# Work task:
Answer with a number only, stating how many lines of the records hold the word "vertices".

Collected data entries
↓

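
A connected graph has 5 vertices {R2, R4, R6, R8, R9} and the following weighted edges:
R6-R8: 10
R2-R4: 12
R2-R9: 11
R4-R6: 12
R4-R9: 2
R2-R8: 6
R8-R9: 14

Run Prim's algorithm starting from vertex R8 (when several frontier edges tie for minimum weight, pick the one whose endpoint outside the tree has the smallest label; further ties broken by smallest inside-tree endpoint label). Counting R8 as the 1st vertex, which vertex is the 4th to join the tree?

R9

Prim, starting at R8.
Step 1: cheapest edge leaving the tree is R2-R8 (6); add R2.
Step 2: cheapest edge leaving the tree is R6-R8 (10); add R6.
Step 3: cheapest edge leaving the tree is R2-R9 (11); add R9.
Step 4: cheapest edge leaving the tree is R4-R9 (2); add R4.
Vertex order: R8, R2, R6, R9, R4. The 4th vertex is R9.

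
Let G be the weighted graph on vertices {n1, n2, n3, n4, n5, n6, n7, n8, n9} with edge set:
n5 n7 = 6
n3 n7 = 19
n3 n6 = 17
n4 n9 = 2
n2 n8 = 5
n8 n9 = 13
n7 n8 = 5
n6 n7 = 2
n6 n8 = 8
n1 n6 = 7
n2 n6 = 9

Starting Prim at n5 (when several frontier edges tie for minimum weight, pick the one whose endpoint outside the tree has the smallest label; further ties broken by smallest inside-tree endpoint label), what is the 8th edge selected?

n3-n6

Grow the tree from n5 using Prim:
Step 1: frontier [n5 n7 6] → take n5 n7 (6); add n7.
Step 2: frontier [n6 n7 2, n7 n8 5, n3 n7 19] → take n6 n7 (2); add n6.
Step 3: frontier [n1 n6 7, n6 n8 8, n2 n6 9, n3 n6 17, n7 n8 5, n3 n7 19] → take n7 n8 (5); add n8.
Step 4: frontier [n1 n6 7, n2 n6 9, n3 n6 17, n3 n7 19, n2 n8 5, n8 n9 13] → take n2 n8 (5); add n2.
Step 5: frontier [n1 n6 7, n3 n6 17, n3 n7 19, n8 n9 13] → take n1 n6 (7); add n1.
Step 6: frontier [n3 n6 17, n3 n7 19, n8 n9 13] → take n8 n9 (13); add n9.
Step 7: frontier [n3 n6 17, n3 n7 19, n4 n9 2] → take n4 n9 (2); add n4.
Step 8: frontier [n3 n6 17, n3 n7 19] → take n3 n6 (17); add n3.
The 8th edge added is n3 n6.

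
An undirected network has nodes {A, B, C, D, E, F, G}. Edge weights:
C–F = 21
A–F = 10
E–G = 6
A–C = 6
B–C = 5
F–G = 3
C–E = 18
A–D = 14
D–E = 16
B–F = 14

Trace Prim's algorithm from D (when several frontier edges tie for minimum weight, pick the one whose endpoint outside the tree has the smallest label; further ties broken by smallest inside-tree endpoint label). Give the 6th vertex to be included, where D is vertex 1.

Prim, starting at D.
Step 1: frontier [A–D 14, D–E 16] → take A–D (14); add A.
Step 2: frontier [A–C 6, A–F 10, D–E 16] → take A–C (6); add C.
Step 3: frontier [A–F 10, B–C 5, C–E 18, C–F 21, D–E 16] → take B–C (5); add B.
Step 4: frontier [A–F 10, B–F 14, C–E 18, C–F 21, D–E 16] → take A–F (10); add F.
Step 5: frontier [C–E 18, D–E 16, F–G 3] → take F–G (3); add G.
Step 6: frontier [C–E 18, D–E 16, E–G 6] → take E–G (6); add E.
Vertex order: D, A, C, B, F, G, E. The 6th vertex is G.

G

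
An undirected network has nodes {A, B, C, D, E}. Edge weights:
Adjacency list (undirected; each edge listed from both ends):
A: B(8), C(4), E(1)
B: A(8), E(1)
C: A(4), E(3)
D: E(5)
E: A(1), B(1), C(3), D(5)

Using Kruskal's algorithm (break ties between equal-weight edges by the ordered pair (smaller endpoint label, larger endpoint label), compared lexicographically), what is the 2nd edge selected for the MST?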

↑

# Written reply:
2